### Description of the task
Write out every record in full, keeping each character exactly as it is.

### Stored data
>>>>
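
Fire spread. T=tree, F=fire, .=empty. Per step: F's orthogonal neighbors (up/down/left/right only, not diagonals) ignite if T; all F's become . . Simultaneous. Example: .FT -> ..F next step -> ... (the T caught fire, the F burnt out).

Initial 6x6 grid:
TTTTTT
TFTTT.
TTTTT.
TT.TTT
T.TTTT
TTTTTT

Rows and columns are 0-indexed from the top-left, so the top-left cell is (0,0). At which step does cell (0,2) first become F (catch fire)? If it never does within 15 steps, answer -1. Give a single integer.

Step 1: cell (0,2)='T' (+4 fires, +1 burnt)
Step 2: cell (0,2)='F' (+6 fires, +4 burnt)
  -> target ignites at step 2
Step 3: cell (0,2)='.' (+4 fires, +6 burnt)
Step 4: cell (0,2)='.' (+4 fires, +4 burnt)
Step 5: cell (0,2)='.' (+4 fires, +4 burnt)
Step 6: cell (0,2)='.' (+5 fires, +4 burnt)
Step 7: cell (0,2)='.' (+3 fires, +5 burnt)
Step 8: cell (0,2)='.' (+1 fires, +3 burnt)
Step 9: cell (0,2)='.' (+0 fires, +1 burnt)
  fire out at step 9

2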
<<<<
### Finished task
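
Fire spread. T=tree, F=fire, .=empty. Per step: F's orthogonal neighbors (up/down/left/right only, not diagonals) ignite if T; all F's become . . Simultaneous. Example: .FT -> ..F next step -> ... (the T caught fire, the F burnt out).

Initial 6x6 grid:
TTTTTT
TFTTT.
TTTTT.
TT.TTT
T.TTTT
TTTTTT

Rows and columns are 0-indexed from the top-left, so the top-left cell is (0,0). At which step does cell (0,2) first become F (catch fire)? If it never does within 15 steps, answer -1. Give a single integer.

Step 1: cell (0,2)='T' (+4 fires, +1 burnt)
Step 2: cell (0,2)='F' (+6 fires, +4 burnt)
  -> target ignites at step 2
Step 3: cell (0,2)='.' (+4 fires, +6 burnt)
Step 4: cell (0,2)='.' (+4 fires, +4 burnt)
Step 5: cell (0,2)='.' (+4 fires, +4 burnt)
Step 6: cell (0,2)='.' (+5 fires, +4 burnt)
Step 7: cell (0,2)='.' (+3 fires, +5 burnt)
Step 8: cell (0,2)='.' (+1 fires, +3 burnt)
Step 9: cell (0,2)='.' (+0 fires, +1 burnt)
  fire out at step 9

2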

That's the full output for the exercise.